[Collected data]
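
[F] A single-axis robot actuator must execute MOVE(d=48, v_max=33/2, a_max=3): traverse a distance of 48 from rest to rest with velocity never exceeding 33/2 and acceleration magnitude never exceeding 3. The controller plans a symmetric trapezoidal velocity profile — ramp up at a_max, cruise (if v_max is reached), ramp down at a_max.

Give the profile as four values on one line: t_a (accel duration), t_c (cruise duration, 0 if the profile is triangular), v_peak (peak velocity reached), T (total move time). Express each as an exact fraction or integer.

t_a=4 t_c=0 v_peak=12 T=8

v_max²/a_max = (33/2)²/3 = 363/4
48 < 363/4 → triangular
v_peak = √(48·3) = √144 = 12
t_a = 12/3 = 4; t_c = 0
T = 2·4 = 8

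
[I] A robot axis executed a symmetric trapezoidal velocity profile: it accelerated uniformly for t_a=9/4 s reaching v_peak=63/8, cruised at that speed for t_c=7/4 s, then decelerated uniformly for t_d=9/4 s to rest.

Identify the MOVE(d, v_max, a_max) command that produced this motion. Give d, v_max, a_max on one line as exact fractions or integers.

a_max = (63/8)/(9/4) = 7/2
d_a = ½·63/8·9/4 = 567/64; d_c = 63/8·7/4 = 441/32
d = 2·567/64 + 441/32 = 63/2
t_c = 7/4 > 0 so v_max = 63/8

d=63/2 v_max=63/8 a_max=7/2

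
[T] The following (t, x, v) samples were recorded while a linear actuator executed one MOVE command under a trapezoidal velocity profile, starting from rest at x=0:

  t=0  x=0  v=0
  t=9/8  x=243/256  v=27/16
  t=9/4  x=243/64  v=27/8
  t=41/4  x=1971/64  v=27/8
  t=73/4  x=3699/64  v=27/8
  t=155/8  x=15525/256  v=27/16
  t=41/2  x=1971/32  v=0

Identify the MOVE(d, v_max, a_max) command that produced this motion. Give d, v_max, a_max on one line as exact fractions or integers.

d=1971/32 v_max=27/8 a_max=3/2

final state: t=41/2, x=1971/32, v=0 → d = 1971/32
a_max = (27/16−0)/(9/8−0) = 3/2
max v = 27/8 over t∈[9/4,73/4] → v_max = 27/8
check: 27/8·(9/4+16) = 1971/32 ✓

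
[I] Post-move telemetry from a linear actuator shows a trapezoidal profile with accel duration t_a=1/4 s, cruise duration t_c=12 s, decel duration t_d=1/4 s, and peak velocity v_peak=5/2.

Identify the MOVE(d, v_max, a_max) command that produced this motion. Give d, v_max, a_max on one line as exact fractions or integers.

d=245/8 v_max=5/2 a_max=10

a_max = (5/2)/(1/4) = 10
d_a = ½·5/2·1/4 = 5/16; d_c = 5/2·12 = 30
d = 2·5/16 + 30 = 245/8
t_c = 12 > 0 → v_max = v_peak = 5/2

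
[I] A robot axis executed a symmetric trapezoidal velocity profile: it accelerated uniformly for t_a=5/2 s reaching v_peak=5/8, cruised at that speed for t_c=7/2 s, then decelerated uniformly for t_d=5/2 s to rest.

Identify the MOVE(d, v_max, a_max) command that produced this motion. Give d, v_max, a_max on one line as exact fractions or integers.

d=15/4 v_max=5/8 a_max=1/4

a_max = (5/8)/(5/2) = 1/4
d_a = ½·5/8·5/2 = 25/32; d_c = 5/8·7/2 = 35/16
d = 2·25/32 + 35/16 = 15/4
t_c = 7/2 > 0 ⇒ limit active, v_max = 5/8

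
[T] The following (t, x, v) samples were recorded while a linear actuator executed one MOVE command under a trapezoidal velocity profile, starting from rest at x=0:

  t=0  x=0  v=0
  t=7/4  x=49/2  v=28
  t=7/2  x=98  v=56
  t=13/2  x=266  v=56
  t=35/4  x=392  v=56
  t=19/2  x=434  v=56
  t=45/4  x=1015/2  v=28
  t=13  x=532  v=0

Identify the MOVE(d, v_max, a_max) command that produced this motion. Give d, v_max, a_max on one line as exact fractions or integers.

d=532 v_max=56 a_max=16

final state: t=13, x=532, v=0 → d = 532
a_max = (28−0)/(7/4−0) = 16
max v = 56 over t∈[7/2,19/2] → v_max = 56
check: 56·(7/2+6) = 532 ✓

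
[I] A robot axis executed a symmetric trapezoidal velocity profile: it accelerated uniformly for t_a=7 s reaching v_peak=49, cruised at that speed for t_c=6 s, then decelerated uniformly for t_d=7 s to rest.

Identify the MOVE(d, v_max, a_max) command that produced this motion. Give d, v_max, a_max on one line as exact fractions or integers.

d=637 v_max=49 a_max=7

a_max = 49/7 = 7
d_a = ½·49·7 = 343/2; d_c = 49·6 = 294
d = 2·343/2 + 294 = 637
t_c = 6 > 0 so v_max = 49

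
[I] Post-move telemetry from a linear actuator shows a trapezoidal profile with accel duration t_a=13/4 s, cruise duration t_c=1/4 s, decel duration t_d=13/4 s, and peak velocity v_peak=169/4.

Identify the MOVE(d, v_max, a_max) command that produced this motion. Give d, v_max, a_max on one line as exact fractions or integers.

d=1183/8 v_max=169/4 a_max=13

a_max = (169/4)/(13/4) = 13
d_a = ½·169/4·13/4 = 2197/32; d_c = 169/4·1/4 = 169/16
d = 2·2197/32 + 169/16 = 1183/8
t_c = 1/4 > 0 so v_max = 169/4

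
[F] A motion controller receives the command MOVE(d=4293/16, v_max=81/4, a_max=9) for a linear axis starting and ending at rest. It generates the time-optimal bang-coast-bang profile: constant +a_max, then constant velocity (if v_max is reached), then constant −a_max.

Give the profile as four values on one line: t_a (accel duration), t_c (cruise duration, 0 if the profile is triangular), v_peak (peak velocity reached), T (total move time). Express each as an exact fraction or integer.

t_a=9/4 t_c=11 v_peak=81/4 T=31/2

vₘ²/aₘ = (81/4)²/9 = 729/16
4293/16 ≥ 729/16 ⇒ cruise phase
t_a = (81/4)/9 = 9/4; v_peak = 81/4
d_cruise = 4293/16 − 729/16 = 891/4; t_c = (891/4)/(81/4) = 11
T = 2·9/4 + 11 = 31/2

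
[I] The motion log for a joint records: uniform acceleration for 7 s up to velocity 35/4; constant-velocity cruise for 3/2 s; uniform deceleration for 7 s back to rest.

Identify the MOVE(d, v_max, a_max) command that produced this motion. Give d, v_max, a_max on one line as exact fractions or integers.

d=595/8 v_max=35/4 a_max=5/4

a_max = (35/4)/7 = 5/4
d_a = ½·35/4·7 = 245/8; d_c = 35/4·3/2 = 105/8
d = 2·245/8 + 105/8 = 595/8
t_c = 3/2 > 0 → v_max = v_peak = 35/4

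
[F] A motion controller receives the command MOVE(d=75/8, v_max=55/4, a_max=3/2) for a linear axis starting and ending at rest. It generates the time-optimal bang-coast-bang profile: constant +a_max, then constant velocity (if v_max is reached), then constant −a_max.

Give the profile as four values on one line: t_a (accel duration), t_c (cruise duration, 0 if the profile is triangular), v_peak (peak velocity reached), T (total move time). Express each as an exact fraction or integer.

v_max²/a_max = (55/4)²/(3/2) = 3025/24
75/8 < 3025/24 ⇒ no cruise
v_peak = √(75/8·3/2) = √(225/16) = 15/4
t_a = (15/4)/(3/2) = 5/2; t_c = 0
T = 2·5/2 = 5

t_a=5/2 t_c=0 v_peak=15/4 T=5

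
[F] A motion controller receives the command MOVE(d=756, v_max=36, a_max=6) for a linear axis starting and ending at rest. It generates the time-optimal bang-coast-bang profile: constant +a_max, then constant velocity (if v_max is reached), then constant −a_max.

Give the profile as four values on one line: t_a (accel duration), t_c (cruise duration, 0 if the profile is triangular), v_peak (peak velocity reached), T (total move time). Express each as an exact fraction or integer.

v_max²/a_max = 36²/6 = 216
756 ≥ 216 → trapezoidal
t_a = 36/6 = 6; v_peak = 36
d_cruise = 756 − 216 = 540; t_c = 540/36 = 15
T = 2·6 + 15 = 27

t_a=6 t_c=15 v_peak=36 T=27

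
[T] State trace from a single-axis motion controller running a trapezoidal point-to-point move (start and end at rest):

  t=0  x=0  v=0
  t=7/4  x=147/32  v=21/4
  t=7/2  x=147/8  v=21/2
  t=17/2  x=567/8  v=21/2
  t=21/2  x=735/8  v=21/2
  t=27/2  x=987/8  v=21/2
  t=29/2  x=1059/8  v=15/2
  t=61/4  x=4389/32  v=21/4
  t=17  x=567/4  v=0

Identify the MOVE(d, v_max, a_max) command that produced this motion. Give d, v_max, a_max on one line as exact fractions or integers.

d=567/4 v_max=21/2 a_max=3

final state: t=17, x=567/4, v=0 → d = 567/4
a_max = (21/4−0)/(7/4−0) = 3
max v = 21/2 over t∈[7/2,27/2] → v_max = 21/2
check: 21/2·(7/2+10) = 567/4 ✓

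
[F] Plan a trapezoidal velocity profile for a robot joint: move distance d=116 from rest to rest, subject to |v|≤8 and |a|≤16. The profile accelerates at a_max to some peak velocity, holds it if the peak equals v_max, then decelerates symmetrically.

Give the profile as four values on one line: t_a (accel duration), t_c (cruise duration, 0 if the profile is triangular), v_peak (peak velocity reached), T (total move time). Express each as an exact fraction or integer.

t_a=1/2 t_c=14 v_peak=8 T=15

vₘ²/aₘ = 8²/16 = 4
116 ≥ 4 so v_max reached
t_a = 8/16 = 1/2; v_peak = 8
d_cruise = 116 − 4 = 112; t_c = 112/8 = 14
T = 2·1/2 + 14 = 15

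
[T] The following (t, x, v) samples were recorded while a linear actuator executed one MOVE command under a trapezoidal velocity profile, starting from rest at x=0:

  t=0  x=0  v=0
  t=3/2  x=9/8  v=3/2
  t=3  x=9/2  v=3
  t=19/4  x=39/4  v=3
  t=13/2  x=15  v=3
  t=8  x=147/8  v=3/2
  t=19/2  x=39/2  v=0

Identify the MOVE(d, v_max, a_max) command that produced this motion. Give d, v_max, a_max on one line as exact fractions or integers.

d=39/2 v_max=3 a_max=1

final state: t=19/2, x=39/2, v=0 → d = 39/2
a_max = (3/2−0)/(3/2−0) = 1
max v = 3 over t∈[3,13/2] → v_max = 3
check: 3·(3+7/2) = 39/2 ✓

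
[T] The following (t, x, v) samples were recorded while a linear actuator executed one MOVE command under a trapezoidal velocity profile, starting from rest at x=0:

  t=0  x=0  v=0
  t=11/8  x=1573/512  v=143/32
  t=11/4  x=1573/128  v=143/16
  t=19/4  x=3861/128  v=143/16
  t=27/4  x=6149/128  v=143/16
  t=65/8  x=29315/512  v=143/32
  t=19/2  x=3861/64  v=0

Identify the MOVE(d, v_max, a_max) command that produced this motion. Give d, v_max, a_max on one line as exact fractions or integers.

d=3861/64 v_max=143/16 a_max=13/4

final state: t=19/2, x=3861/64, v=0 → d = 3861/64
a_max = (143/32−0)/(11/8−0) = 13/4
max v = 143/16 over t∈[11/4,27/4] → v_max = 143/16
check: 143/16·(11/4+4) = 3861/64 ✓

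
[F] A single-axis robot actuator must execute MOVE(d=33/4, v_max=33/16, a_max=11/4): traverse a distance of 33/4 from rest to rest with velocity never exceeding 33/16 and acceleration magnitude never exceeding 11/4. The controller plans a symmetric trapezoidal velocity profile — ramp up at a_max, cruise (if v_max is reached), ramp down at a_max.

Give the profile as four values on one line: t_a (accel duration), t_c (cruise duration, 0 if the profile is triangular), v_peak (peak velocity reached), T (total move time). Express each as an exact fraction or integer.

vₘ²/aₘ = (33/16)²/(11/4) = 99/64
33/4 ≥ 99/64 so v_max reached
t_a = (33/16)/(11/4) = 3/4; v_peak = 33/16
d_cruise = 33/4 − 99/64 = 429/64; t_c = (429/64)/(33/16) = 13/4
T = 2·3/4 + 13/4 = 19/4

t_a=3/4 t_c=13/4 v_peak=33/16 T=19/4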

§ ABOUT THIS EXERCISE:
Search the lines above for the string "decelerated" and copy each line that has it.

§ SOLUTION FOR THIS TASK:
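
[I] A robot axis executed a symmetric trapezoidal velocity profile: it accelerated uniformly for t_a=9/4 s reaching v_peak=63/8, cruised at that speed for t_c=7/4 s, then decelerated uniformly for t_d=9/4 s to rest.
[I] A robot axis executed a symmetric trapezoidal velocity profile: it accelerated uniformly for t_a=5/2 s reaching v_peak=5/8, cruised at that speed for t_c=7/2 s, then decelerated uniformly for t_d=5/2 s to rest.
[I] A robot axis executed a symmetric trapezoidal velocity profile: it accelerated uniformly for t_a=7 s reaching v_peak=49, cruised at that speed for t_c=6 s, then decelerated uniformly for t_d=7 s to rest.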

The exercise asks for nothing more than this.